Task goal: Repeat every line below exactly, word for word.

(Stored data entries)

=== Section Start ===

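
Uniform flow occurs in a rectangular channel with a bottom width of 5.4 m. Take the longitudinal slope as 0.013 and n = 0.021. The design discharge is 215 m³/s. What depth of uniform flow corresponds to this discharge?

Manning's equation rearranged: A R^(2/3) = nQ / (1·√S) = 0.021 × 215 / (√0.013) = 39.6.
Trying y = 5.92 m: A R^(2/3) = 48.25 — too large.
Trying y = 3.68 m: A R^(2/3) = 26.7 — too small.
Trying y = 5.04 m: A R^(2/3) = 39.65 — matches.

y_n = 5.04 m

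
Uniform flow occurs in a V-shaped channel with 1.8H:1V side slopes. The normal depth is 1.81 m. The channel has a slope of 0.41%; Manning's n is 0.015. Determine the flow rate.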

=== Section End ===

Answer section:
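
Uniform flow occurs in a rectangular channel with a bottom width of 5.4 m. Take the longitudinal slope as 0.013 and n = 0.021. The design discharge is 215 m³/s. What depth of uniform flow corresponds to this discharge?

Manning's equation rearranged: A R^(2/3) = nQ / (1·√S) = 0.021 × 215 / (√0.013) = 39.6.
Trying y = 5.92 m: A R^(2/3) = 48.25 — too large.
Trying y = 3.68 m: A R^(2/3) = 26.7 — too small.
Trying y = 5.04 m: A R^(2/3) = 39.65 — matches.

y_n = 5.04 m

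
Uniform flow occurs in a V-shaped channel with 1.8H:1V side slopes. The normal depth is 1.81 m. The channel has a slope of 0.41%; Manning's n is 0.015. Determine the flow rate.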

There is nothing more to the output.